▶ [ACTIVITY]:
Copy out the records again. Change nothing.

▶ [DATA SHOWN]:
========================================================================

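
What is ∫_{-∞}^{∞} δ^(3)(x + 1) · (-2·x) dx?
0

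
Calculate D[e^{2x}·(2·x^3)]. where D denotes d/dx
x^{2} \left(4 x + 6\right) e^{2 x}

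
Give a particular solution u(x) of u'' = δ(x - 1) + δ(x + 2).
\frac{|x - 1|}{2} + \frac{|x + 2|}{2}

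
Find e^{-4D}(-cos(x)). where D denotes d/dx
- \cos{\left(x - 4 \right)}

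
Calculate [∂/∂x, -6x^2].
- 12 x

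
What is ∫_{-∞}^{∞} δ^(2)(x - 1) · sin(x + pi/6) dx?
- \sin{\left(\frac{\pi}{6} + 1 \right)}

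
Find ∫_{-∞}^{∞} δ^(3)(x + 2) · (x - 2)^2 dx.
0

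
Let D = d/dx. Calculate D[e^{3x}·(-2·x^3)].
6 x^{2} \left(- x - 1\right) e^{3 x}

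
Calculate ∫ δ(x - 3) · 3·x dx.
9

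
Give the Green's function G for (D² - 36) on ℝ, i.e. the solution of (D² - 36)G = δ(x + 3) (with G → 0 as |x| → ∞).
-\frac{e^{-6|x + 3|}}{12}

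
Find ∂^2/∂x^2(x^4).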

========================================================================

▶ [RESULT BELOW]:
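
What is ∫_{-∞}^{∞} δ^(3)(x + 1) · (-2·x) dx?
0

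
Calculate D[e^{2x}·(2·x^3)]. where D denotes d/dx
x^{2} \left(4 x + 6\right) e^{2 x}

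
Give a particular solution u(x) of u'' = δ(x - 1) + δ(x + 2).
\frac{|x - 1|}{2} + \frac{|x + 2|}{2}

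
Find e^{-4D}(-cos(x)). where D denotes d/dx
- \cos{\left(x - 4 \right)}

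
Calculate [∂/∂x, -6x^2].
- 12 x

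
What is ∫_{-∞}^{∞} δ^(2)(x - 1) · sin(x + pi/6) dx?
- \sin{\left(\frac{\pi}{6} + 1 \right)}

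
Find ∫_{-∞}^{∞} δ^(3)(x + 2) · (x - 2)^2 dx.
0

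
Let D = d/dx. Calculate D[e^{3x}·(-2·x^3)].
6 x^{2} \left(- x - 1\right) e^{3 x}

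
Calculate ∫ δ(x - 3) · 3·x dx.
9

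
Give the Green's function G for (D² - 36) on ℝ, i.e. the solution of (D² - 36)G = δ(x + 3) (with G → 0 as |x| → ∞).
-\frac{e^{-6|x + 3|}}{12}

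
Find ∂^2/∂x^2(x^4).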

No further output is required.